(Stored items)
-- Opening Marker --

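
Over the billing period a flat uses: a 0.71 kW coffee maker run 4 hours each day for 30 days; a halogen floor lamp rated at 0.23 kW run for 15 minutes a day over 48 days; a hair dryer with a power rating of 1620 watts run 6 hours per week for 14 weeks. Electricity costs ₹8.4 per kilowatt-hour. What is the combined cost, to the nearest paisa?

₹1881.94

coffee maker: Runtime = 4 h/day × 30 days = 120 h
coffee maker: 0.71 kW × 120 h = 85.2 kWh
halogen floor lamp: Runtime = 15 min × 48 = 720 min = 12 h
halogen floor lamp: 0.23 kW × 12 h = 2.76 kWh
hair dryer: Runtime = 6 h/week × 14 weeks = 84 h
hair dryer: 1.62 kW × 84 h = 136.08 kWh
Total energy = 224.04 kWh
Cost = 224.04 × ₹8.4 = ₹1881.94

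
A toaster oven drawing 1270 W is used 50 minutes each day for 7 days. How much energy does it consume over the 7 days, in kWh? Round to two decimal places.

Runtime = 50 min × 7 = 350 min = 5.833333… h
Energy = 1.27 kW × 5.833333… h = 7.408333… kWh ≈ 7.41 kWh

7.41 kWh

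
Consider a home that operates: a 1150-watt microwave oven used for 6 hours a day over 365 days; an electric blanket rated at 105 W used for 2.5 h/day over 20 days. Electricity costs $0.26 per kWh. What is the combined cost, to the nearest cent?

$656.18

microwave oven: Runtime = 6 h/day × 365 days = 2190 h
microwave oven: 1.15 kW × 2190 h = 2518.5 kWh
electric blanket: Runtime = 2.5 h/day × 20 days = 50 h
electric blanket: 0.105 kW × 50 h = 5.25 kWh
Total energy = 2523.75 kWh
Cost = 2523.75 × $0.26 = $656.18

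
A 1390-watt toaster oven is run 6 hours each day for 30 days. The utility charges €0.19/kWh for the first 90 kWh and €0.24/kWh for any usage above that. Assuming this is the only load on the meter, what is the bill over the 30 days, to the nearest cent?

Runtime = 6 h/day × 30 days = 180 h
Energy = 1.39 kW × 180 h = 250.2 kWh
Tier 1 (0–90 kWh): 90 × €0.19 = €17.1
Above 90 kWh: 160.2 × €0.24 = €38.448
Bill = €55.55

€55.55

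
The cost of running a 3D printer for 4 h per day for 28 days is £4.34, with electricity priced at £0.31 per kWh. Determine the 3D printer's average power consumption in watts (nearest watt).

125 W

Energy = £4.34 ÷ £0.31/kWh = 14 kWh
Runtime = 4 h/day × 28 days = 112 h
Power = 14 kWh ÷ 112 h = 0.125 kW = 125 W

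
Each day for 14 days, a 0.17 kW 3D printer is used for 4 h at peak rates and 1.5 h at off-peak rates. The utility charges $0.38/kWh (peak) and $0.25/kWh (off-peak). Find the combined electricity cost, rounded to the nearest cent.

Peak energy = 0.17 kW × 4 h × 14 = 9.52 kWh
Off-peak energy = 0.17 kW × 1.5 h × 14 = 3.57 kWh
Cost = 9.52 × $0.38 + 3.57 × $0.25 = $3.6176 + $0.8925 = $4.51

$4.51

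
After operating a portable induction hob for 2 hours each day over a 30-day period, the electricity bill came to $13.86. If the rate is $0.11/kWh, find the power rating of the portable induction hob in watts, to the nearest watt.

2100 W

Energy = $13.86 ÷ $0.11/kWh = 126 kWh
Runtime = 2 h/day × 30 days = 60 h
Power = 126 kWh ÷ 60 h = 2.1 kW = 2100 W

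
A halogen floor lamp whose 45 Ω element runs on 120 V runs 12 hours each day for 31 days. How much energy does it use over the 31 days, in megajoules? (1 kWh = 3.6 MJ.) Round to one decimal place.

428.5 MJ

Power = V²/R = 120²/45 = 320 W = 0.32 kW
Runtime = 12 h/day × 31 days = 372 h
Energy = 0.32 kW × 372 h = 119.04 kWh
= 119.04 × 3.6 MJ = 428.5 MJ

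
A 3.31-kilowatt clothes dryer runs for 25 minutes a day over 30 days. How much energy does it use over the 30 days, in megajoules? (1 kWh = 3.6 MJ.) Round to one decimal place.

149.0 MJ

Runtime = 25 min × 30 = 750 min = 12.5 h
Energy = 3.31 kW × 12.5 h = 41.375 kWh
= 41.375 × 3.6 MJ = 149.0 MJ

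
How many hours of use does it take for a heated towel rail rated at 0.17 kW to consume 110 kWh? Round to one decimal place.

Hours = 110 kWh ÷ 0.17 kW = 647.1 h

647.1 h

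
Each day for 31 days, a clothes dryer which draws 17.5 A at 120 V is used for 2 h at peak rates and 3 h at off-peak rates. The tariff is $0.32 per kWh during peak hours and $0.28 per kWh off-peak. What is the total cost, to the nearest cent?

$96.35

Power = 17.5 A × 120 V = 2100 W = 2.1 kW
Peak energy = 2.1 kW × 2 h × 31 = 130.2 kWh
Off-peak energy = 2.1 kW × 3 h × 31 = 195.3 kWh
Cost = 130.2 × $0.32 + 195.3 × $0.28 = $41.664 + $54.684 = $96.35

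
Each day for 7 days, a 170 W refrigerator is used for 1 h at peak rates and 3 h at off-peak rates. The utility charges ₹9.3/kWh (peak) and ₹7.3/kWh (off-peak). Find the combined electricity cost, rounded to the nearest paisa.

₹37.13

Peak energy = 0.17 kW × 1 h × 7 = 1.19 kWh
Off-peak energy = 0.17 kW × 3 h × 7 = 3.57 kWh
Cost = 1.19 × ₹9.3 + 3.57 × ₹7.3 = ₹11.067 + ₹26.061 = ₹37.13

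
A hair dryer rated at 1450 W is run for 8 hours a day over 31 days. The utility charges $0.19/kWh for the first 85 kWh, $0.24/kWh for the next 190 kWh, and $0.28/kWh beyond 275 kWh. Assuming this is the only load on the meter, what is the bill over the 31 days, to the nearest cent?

Runtime = 8 h/day × 31 days = 248 h
Energy = 1.45 kW × 248 h = 359.6 kWh
Tier 1 (0–85 kWh): 85 × $0.19 = $16.15
Tier 2 (85–275 kWh): 190 × $0.24 = $45.6
Above 275 kWh: 84.6 × $0.28 = $23.688
Bill = $85.44

$85.44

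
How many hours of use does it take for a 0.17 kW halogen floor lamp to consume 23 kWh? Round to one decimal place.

135.3 h

Hours = 23 kWh ÷ 0.17 kW = 135.3 h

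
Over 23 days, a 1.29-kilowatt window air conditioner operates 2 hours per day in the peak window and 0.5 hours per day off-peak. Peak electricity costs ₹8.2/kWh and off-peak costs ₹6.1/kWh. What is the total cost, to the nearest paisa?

₹577.08

Peak energy = 1.29 kW × 2 h × 23 = 59.34 kWh
Off-peak energy = 1.29 kW × 0.5 h × 23 = 14.835 kWh
Cost = 59.34 × ₹8.2 + 14.835 × ₹6.1 = ₹486.588 + ₹90.4935 = ₹577.08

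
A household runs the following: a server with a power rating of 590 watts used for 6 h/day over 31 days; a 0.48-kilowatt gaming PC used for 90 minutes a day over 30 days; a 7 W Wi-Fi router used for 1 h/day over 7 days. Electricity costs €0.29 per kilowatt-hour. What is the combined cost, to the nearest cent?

€38.10

server: Runtime = 6 h/day × 31 days = 186 h
server: 0.59 kW × 186 h = 109.74 kWh
gaming PC: Runtime = 90 min × 30 = 2700 min = 45 h
gaming PC: 0.48 kW × 45 h = 21.6 kWh
Wi-Fi router: Runtime = 1 h/day × 7 days = 7 h
Wi-Fi router: 0.007 kW × 7 h = 0.049 kWh
Total energy = 131.389 kWh
Cost = 131.389 × €0.29 = €38.10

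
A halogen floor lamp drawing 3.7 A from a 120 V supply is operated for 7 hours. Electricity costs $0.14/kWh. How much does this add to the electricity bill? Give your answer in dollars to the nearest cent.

Power = 3.7 A × 120 V = 444 W = 0.444 kW
Energy = 0.444 kW × 7 h = 3.108 kWh
Cost = 3.108 kWh × $0.14/kWh = $0.44

$0.44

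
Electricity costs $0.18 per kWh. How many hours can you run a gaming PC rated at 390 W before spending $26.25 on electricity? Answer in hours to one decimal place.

Energy available = $26.25 ÷ $0.18/kWh = 145.8333 kWh
Hours = 145.8333 kWh ÷ 0.39 kW = 373.9 h

373.9 h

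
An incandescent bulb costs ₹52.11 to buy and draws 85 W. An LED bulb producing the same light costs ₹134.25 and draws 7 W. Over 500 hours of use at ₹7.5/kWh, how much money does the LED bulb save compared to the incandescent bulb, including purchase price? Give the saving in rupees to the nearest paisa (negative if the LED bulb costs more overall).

₹210.36

incandescent bulb: ₹52.11 + (85/1000) kW × 500 h × ₹7.5 = ₹52.11 + ₹318.75 = ₹370.86
LED bulb: ₹134.25 + (7/1000) kW × 500 h × ₹7.5 = ₹134.25 + ₹26.25 = ₹160.5
Saving = ₹370.86 − ₹160.5 = ₹210.36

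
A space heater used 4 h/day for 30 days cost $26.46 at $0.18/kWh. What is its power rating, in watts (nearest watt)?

1225 W

Energy = $26.46 ÷ $0.18/kWh = 147 kWh
Runtime = 4 h/day × 30 days = 120 h
Power = 147 kWh ÷ 120 h = 1.225 kW = 1225 W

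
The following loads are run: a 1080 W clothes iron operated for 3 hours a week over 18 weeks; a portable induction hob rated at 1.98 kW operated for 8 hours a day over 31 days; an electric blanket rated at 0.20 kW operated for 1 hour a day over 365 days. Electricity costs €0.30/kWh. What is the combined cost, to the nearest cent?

€186.71

clothes iron: Runtime = 3 h/week × 18 weeks = 54 h
clothes iron: 1.08 kW × 54 h = 58.32 kWh
portable induction hob: Runtime = 8 h/day × 31 days = 248 h
portable induction hob: 1.98 kW × 248 h = 491.04 kWh
electric blanket: Runtime = 1 h/day × 365 days = 365 h
electric blanket: 0.2 kW × 365 h = 73 kWh
Total energy = 622.36 kWh
Cost = 622.36 × €0.30 = €186.71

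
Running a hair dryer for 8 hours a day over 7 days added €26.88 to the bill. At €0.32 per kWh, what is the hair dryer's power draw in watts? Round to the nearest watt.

Energy = €26.88 ÷ €0.32/kWh = 84 kWh
Runtime = 8 h/day × 7 days = 56 h
Power = 84 kWh ÷ 56 h = 1.5 kW = 1500 W

1500 W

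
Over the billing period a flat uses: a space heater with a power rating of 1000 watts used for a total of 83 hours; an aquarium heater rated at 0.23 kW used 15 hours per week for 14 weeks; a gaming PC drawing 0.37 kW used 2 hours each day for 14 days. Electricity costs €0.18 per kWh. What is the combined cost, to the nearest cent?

€25.50

space heater: 1 kW × 83 h = 83 kWh
aquarium heater: Runtime = 15 h/week × 14 weeks = 210 h
aquarium heater: 0.23 kW × 210 h = 48.3 kWh
gaming PC: Runtime = 2 h/day × 14 days = 28 h
gaming PC: 0.37 kW × 28 h = 10.36 kWh
Total energy = 141.66 kWh
Cost = 141.66 × €0.18 = €25.50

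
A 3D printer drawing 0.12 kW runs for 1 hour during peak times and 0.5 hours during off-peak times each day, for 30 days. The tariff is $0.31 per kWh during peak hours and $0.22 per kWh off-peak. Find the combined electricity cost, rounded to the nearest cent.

$1.51

Peak energy = 0.12 kW × 1 h × 30 = 3.6 kWh
Off-peak energy = 0.12 kW × 0.5 h × 30 = 1.8 kWh
Cost = 3.6 × $0.31 + 1.8 × $0.22 = $1.116 + $0.396 = $1.51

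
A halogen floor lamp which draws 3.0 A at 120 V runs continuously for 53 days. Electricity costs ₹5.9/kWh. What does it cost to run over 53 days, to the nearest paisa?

Power = 3.0 A × 120 V = 360 W = 0.36 kW
Runtime = 24 h × 53 = 1272 h
Energy = 0.36 kW × 1272 h = 457.92 kWh
Cost = 457.92 kWh × ₹5.9/kWh = ₹2701.73

₹2701.73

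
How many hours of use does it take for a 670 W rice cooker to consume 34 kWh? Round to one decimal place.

Hours = 34 kWh ÷ 0.67 kW = 50.7 h

50.7 h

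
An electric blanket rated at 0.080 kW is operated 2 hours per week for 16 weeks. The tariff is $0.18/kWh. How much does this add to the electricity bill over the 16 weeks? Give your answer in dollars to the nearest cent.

Runtime = 2 h/week × 16 weeks = 32 h
Energy = 0.08 kW × 32 h = 2.56 kWh
Cost = 2.56 kWh × $0.18/kWh = $0.46

$0.46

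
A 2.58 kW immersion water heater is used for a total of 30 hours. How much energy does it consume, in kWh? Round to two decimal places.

Energy = 2.58 kW × 30 h = 77.4 kWh

77.40 kWh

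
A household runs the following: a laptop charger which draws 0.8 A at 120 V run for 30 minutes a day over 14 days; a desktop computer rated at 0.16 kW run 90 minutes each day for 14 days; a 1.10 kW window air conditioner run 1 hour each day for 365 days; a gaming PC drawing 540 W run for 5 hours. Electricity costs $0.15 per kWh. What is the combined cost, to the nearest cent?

laptop charger: Power = 0.8 A × 120 V = 96 W = 0.096 kW
laptop charger: Runtime = 30 min × 14 = 420 min = 7 h
laptop charger: 0.096 kW × 7 h = 0.672 kWh
desktop computer: Runtime = 90 min × 14 = 1260 min = 21 h
desktop computer: 0.16 kW × 21 h = 3.36 kWh
window air conditioner: Runtime = 1 h/day × 365 days = 365 h
window air conditioner: 1.1 kW × 365 h = 401.5 kWh
gaming PC: 0.54 kW × 5 h = 2.7 kWh
Total energy = 408.232 kWh
Cost = 408.232 × $0.15 = $61.23

$61.23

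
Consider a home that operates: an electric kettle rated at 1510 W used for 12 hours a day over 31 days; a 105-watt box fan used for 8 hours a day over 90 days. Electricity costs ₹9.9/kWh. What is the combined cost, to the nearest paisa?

₹6309.47

electric kettle: Runtime = 12 h/day × 31 days = 372 h
electric kettle: 1.51 kW × 372 h = 561.72 kWh
box fan: Runtime = 8 h/day × 90 days = 720 h
box fan: 0.105 kW × 720 h = 75.6 kWh
Total energy = 637.32 kWh
Cost = 637.32 × ₹9.9 = ₹6309.47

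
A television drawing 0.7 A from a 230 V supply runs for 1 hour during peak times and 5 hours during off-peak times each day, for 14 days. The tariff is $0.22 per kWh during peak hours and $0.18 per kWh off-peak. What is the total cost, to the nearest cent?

Power = 0.7 A × 230 V = 161 W = 0.161 kW
Peak energy = 0.161 kW × 1 h × 14 = 2.254 kWh
Off-peak energy = 0.161 kW × 5 h × 14 = 11.27 kWh
Cost = 2.254 × $0.22 + 11.27 × $0.18 = $0.49588 + $2.0286 = $2.52

$2.52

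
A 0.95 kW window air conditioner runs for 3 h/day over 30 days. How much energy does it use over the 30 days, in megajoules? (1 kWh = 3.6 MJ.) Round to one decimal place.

Runtime = 3 h/day × 30 days = 90 h
Energy = 0.95 kW × 90 h = 85.5 kWh
= 85.5 × 3.6 MJ = 307.8 MJ

307.8 MJ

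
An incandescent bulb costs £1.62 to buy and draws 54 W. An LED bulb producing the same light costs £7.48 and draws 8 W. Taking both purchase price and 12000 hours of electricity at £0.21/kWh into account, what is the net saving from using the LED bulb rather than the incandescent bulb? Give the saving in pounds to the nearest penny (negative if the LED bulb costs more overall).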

-- Closing Marker --

WHAT TO DO: Your answer should hold the line with "A 0.95 kW window" and each line after it to the end of the data, retyped exactly. Include no other lines.

RESPONSE BOX:
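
A 0.95 kW window air conditioner runs for 3 h/day over 30 days. How much energy does it use over the 30 days, in megajoules? (1 kWh = 3.6 MJ.) Round to one decimal place.

Runtime = 3 h/day × 30 days = 90 h
Energy = 0.95 kW × 90 h = 85.5 kWh
= 85.5 × 3.6 MJ = 307.8 MJ

307.8 MJ

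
An incandescent bulb costs £1.62 to buy and draws 54 W. An LED bulb producing the same light costs £7.48 and draws 8 W. Taking both purchase price and 12000 hours of electricity at £0.21/kWh into account, what is the net saving from using the LED bulb rather than the incandescent bulb? Give the saving in pounds to the nearest penny (negative if the LED bulb costs more overall).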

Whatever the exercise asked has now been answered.